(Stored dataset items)

****

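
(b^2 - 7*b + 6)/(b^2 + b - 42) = (b - 1)/(b + 7)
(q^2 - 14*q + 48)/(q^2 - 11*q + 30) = (q - 8)/(q - 5)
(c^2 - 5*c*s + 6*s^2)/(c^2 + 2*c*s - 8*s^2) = (c - 3*s)/(c + 4*s)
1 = 1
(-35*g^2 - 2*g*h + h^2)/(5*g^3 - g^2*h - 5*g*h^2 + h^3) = (-35*g^2 - 2*g*h + h^2)/(5*g^3 - g^2*h - 5*g*h^2 + h^3)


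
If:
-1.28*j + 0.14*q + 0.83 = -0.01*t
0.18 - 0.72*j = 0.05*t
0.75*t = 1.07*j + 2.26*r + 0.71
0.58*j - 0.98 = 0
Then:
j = 1.69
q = 11.00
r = -7.99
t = -20.73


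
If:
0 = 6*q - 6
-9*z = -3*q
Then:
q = 1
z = 1/3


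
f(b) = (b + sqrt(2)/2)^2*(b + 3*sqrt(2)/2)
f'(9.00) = 310.14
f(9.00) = 1047.94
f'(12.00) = 520.35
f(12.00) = 2280.18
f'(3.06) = 53.23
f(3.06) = 73.53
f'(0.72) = 10.15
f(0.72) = 5.79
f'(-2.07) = 1.72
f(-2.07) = 0.10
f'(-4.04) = 23.90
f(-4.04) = -21.31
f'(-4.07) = 24.42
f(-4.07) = -22.04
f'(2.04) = 30.41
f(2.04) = 31.40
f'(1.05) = 14.23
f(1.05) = 9.79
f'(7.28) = 213.97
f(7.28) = 599.75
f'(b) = (b + sqrt(2)/2)^2 + (b + 3*sqrt(2)/2)*(2*b + sqrt(2)) = 3*b^2 + 5*sqrt(2)*b + 7/2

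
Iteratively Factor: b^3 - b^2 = (b)*(b^2 - b) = b^2*(b - 1)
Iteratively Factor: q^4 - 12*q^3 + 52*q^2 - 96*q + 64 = (q - 2)*(q^3 - 10*q^2 + 32*q - 32) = (q - 4)*(q - 2)*(q^2 - 6*q + 8) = (q - 4)^2*(q - 2)*(q - 2)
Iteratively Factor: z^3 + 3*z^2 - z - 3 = (z + 3)*(z^2 - 1) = (z + 1)*(z + 3)*(z - 1)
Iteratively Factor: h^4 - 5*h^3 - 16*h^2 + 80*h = (h)*(h^3 - 5*h^2 - 16*h + 80) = h*(h - 5)*(h^2 - 16) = h*(h - 5)*(h - 4)*(h + 4)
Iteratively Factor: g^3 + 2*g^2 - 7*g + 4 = (g + 4)*(g^2 - 2*g + 1) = (g - 1)*(g + 4)*(g - 1)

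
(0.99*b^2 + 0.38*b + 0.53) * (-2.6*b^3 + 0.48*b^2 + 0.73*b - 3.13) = -2.574*b^5 - 0.5128*b^4 - 0.4729*b^3 - 2.5669*b^2 - 0.8025*b - 1.6589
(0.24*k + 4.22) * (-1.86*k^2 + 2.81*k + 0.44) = -0.4464*k^3 - 7.1748*k^2 + 11.9638*k + 1.8568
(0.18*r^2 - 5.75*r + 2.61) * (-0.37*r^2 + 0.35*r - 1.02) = -0.0666*r^4 + 2.1905*r^3 - 3.1618*r^2 + 6.7785*r - 2.6622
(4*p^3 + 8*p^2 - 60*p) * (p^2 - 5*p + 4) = 4*p^5 - 12*p^4 - 84*p^3 + 332*p^2 - 240*p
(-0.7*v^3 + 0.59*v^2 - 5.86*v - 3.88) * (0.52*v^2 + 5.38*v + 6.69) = -0.364*v^5 - 3.4592*v^4 - 4.556*v^3 - 29.5973*v^2 - 60.0778*v - 25.9572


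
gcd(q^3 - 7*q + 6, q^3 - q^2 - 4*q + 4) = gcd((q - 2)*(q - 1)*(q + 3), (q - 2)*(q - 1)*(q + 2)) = q^2 - 3*q + 2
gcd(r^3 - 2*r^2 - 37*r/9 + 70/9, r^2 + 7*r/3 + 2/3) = r + 2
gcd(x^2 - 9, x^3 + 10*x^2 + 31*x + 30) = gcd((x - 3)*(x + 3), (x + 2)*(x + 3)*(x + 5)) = x + 3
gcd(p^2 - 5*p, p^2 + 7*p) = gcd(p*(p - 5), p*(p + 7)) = p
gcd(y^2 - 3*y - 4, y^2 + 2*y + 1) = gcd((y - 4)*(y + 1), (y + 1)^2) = y + 1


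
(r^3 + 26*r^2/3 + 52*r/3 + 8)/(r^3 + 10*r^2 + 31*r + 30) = (r^2 + 20*r/3 + 4)/(r^2 + 8*r + 15)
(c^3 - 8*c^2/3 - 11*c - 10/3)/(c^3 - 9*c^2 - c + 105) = (3*c^2 + 7*c + 2)/(3*(c^2 - 4*c - 21))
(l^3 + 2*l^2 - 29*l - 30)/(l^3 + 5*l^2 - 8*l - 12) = (l - 5)/(l - 2)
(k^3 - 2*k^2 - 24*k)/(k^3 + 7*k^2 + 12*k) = (k - 6)/(k + 3)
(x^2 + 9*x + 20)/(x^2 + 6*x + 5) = (x + 4)/(x + 1)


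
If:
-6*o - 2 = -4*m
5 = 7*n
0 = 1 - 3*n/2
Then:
No Solution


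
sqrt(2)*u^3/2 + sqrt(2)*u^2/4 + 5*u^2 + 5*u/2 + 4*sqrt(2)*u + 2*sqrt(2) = (u + 1/2)*(u + 4*sqrt(2))*(sqrt(2)*u/2 + 1)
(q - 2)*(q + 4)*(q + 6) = q^3 + 8*q^2 + 4*q - 48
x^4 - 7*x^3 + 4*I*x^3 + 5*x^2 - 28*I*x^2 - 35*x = x*(x - 7)*(x - I)*(x + 5*I)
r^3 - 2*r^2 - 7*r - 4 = (r - 4)*(r + 1)^2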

****

__Task item__. Scan the records above for the word "Factor". Show each line in which it appears.

__Answer section__.
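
Iteratively Factor: b^3 - b^2 = (b)*(b^2 - b) = b^2*(b - 1)
Iteratively Factor: q^4 - 12*q^3 + 52*q^2 - 96*q + 64 = (q - 2)*(q^3 - 10*q^2 + 32*q - 32) = (q - 4)*(q - 2)*(q^2 - 6*q + 8) = (q - 4)^2*(q - 2)*(q - 2)
Iteratively Factor: z^3 + 3*z^2 - z - 3 = (z + 3)*(z^2 - 1) = (z + 1)*(z + 3)*(z - 1)
Iteratively Factor: h^4 - 5*h^3 - 16*h^2 + 80*h = (h)*(h^3 - 5*h^2 - 16*h + 80) = h*(h - 5)*(h^2 - 16) = h*(h - 5)*(h - 4)*(h + 4)
Iteratively Factor: g^3 + 2*g^2 - 7*g + 4 = (g + 4)*(g^2 - 2*g + 1) = (g - 1)*(g + 4)*(g - 1)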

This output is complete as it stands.